INSTRUCTIONS TO FOLLOW: The answer should contain all of the records below, each one copied word for word.

Stored data:
========================

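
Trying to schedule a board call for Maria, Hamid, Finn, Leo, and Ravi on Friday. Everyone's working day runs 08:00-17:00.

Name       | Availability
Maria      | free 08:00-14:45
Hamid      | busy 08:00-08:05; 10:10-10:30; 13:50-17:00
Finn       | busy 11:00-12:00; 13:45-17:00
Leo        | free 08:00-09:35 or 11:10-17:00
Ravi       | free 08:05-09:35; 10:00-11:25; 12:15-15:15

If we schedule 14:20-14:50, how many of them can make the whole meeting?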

========================

RESULT FOR THIS EXERCISE:
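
Trying to schedule a board call for Maria, Hamid, Finn, Leo, and Ravi on Friday. Everyone's working day runs 08:00-17:00.

Name       | Availability
Maria      | free 08:00-14:45
Hamid      | busy 08:00-08:05; 10:10-10:30; 13:50-17:00
Finn       | busy 11:00-12:00; 13:45-17:00
Leo        | free 08:00-09:35 or 11:10-17:00
Ravi       | free 08:05-09:35; 10:00-11:25; 12:15-15:15

If we schedule 14:20-14:50, how many of them can make the whole meeting?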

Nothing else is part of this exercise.